| ASSIGNMENT |
Could each record be written out again exactly as it stands?

| TASK DATA |
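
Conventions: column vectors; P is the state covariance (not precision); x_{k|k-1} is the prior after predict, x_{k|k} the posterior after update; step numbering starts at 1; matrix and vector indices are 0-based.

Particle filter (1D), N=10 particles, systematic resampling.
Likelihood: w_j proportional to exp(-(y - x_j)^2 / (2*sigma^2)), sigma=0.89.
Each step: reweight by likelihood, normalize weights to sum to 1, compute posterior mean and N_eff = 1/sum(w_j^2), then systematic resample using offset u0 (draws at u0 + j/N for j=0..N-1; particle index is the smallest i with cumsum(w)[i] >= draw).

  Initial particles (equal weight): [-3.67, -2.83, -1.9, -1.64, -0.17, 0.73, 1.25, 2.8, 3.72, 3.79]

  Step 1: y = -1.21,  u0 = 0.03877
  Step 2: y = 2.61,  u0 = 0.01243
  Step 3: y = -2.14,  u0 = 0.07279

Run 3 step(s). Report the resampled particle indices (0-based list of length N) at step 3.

step 1: w=[0.0089, 0.0775, 0.3006, 0.3613, 0.2051, 0.0377, 0.0089, 0.0000, 0.0000, 0.0000]  mean=-1.4116  Neff=3.6964  idx=[1, 2, 2, 2, 3, 3, 3, 3, 4, 4]
step 2: w=[0.0000, 0.0002, 0.0002, 0.0002, 0.0007, 0.0007, 0.0007, 0.0007, 0.4983, 0.4983]  mean=-0.1752  Neff=2.0139  idx=[8, 8, 8, 8, 8, 9, 9, 9, 9, 9]
step 3: w=[0.1000, 0.1000, 0.1000, 0.1000, 0.1000, 0.1000, 0.1000, 0.1000, 0.1000, 0.1000]  mean=-0.1700  Neff=10.0000  idx=[0, 1, 2, 3, 4, 5, 6, 7, 8, 9]

resampled_idx = [0, 1, 2, 3, 4, 5, 6, 7, 8, 9]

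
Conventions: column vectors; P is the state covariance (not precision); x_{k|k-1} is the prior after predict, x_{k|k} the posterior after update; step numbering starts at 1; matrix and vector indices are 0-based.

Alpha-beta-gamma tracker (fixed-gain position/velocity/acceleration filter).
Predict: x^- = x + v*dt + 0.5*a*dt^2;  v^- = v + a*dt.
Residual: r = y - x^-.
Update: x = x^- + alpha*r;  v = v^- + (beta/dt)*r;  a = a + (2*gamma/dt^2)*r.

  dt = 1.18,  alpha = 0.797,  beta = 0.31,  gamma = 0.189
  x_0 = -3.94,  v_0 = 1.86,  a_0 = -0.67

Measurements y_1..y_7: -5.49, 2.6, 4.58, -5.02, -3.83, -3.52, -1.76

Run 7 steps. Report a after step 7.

a_post = 1.0284

step 1: x_pred=-2.2117  r=-3.2783  x^+=-4.8245  v^+=0.2081  a^+=-1.5600
step 2: x_pred=-5.6650  r=8.2650  x^+=0.9222  v^+=0.5387  a^+=0.6837
step 3: x_pred=2.0338  r=2.5462  x^+=4.0631  v^+=2.0144  a^+=1.3749
step 4: x_pred=7.3973  r=-12.4173  x^+=-2.4993  v^+=0.3746  a^+=-1.9960
step 5: x_pred=-3.4469  r=-0.3831  x^+=-3.7522  v^+=-2.0813  a^+=-2.1000
step 6: x_pred=-7.6703  r=4.1503  x^+=-4.3625  v^+=-3.4691  a^+=-0.9734
step 7: x_pred=-9.1337  r=7.3737  x^+=-3.2569  v^+=-2.6805  a^+=1.0284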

| RESPONSE FOR THIS EXERCISE |
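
Conventions: column vectors; P is the state covariance (not precision); x_{k|k-1} is the prior after predict, x_{k|k} the posterior after update; step numbering starts at 1; matrix and vector indices are 0-based.

Particle filter (1D), N=10 particles, systematic resampling.
Likelihood: w_j proportional to exp(-(y - x_j)^2 / (2*sigma^2)), sigma=0.89.
Each step: reweight by likelihood, normalize weights to sum to 1, compute posterior mean and N_eff = 1/sum(w_j^2), then systematic resample using offset u0 (draws at u0 + j/N for j=0..N-1; particle index is the smallest i with cumsum(w)[i] >= draw).

  Initial particles (equal weight): [-3.67, -2.83, -1.9, -1.64, -0.17, 0.73, 1.25, 2.8, 3.72, 3.79]

  Step 1: y = -1.21,  u0 = 0.03877
  Step 2: y = 2.61,  u0 = 0.01243
  Step 3: y = -2.14,  u0 = 0.07279

Run 3 step(s). Report the resampled particle indices (0-based list of length N) at step 3.

step 1: w=[0.0089, 0.0775, 0.3006, 0.3613, 0.2051, 0.0377, 0.0089, 0.0000, 0.0000, 0.0000]  mean=-1.4116  Neff=3.6964  idx=[1, 2, 2, 2, 3, 3, 3, 3, 4, 4]
step 2: w=[0.0000, 0.0002, 0.0002, 0.0002, 0.0007, 0.0007, 0.0007, 0.0007, 0.4983, 0.4983]  mean=-0.1752  Neff=2.0139  idx=[8, 8, 8, 8, 8, 9, 9, 9, 9, 9]
step 3: w=[0.1000, 0.1000, 0.1000, 0.1000, 0.1000, 0.1000, 0.1000, 0.1000, 0.1000, 0.1000]  mean=-0.1700  Neff=10.0000  idx=[0, 1, 2, 3, 4, 5, 6, 7, 8, 9]

resampled_idx = [0, 1, 2, 3, 4, 5, 6, 7, 8, 9]

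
Conventions: column vectors; P is the state covariance (not precision); x_{k|k-1} is the prior after predict, x_{k|k} the posterior after update; step numbering starts at 1; matrix and vector indices are 0-based.

Alpha-beta-gamma tracker (fixed-gain position/velocity/acceleration filter).
Predict: x^- = x + v*dt + 0.5*a*dt^2;  v^- = v + a*dt.
Residual: r = y - x^-.
Update: x = x^- + alpha*r;  v = v^- + (beta/dt)*r;  a = a + (2*gamma/dt^2)*r.

  dt = 1.18,  alpha = 0.797,  beta = 0.31,  gamma = 0.189
  x_0 = -3.94,  v_0 = 1.86,  a_0 = -0.67

Measurements y_1..y_7: -5.49, 2.6, 4.58, -5.02, -3.83, -3.52, -1.76

Run 7 steps. Report a after step 7.

a_post = 1.0284

step 1: x_pred=-2.2117  r=-3.2783  x^+=-4.8245  v^+=0.2081  a^+=-1.5600
step 2: x_pred=-5.6650  r=8.2650  x^+=0.9222  v^+=0.5387  a^+=0.6837
step 3: x_pred=2.0338  r=2.5462  x^+=4.0631  v^+=2.0144  a^+=1.3749
step 4: x_pred=7.3973  r=-12.4173  x^+=-2.4993  v^+=0.3746  a^+=-1.9960
step 5: x_pred=-3.4469  r=-0.3831  x^+=-3.7522  v^+=-2.0813  a^+=-2.1000
step 6: x_pred=-7.6703  r=4.1503  x^+=-4.3625  v^+=-3.4691  a^+=-0.9734
step 7: x_pred=-9.1337  r=7.3737  x^+=-3.2569  v^+=-2.6805  a^+=1.0284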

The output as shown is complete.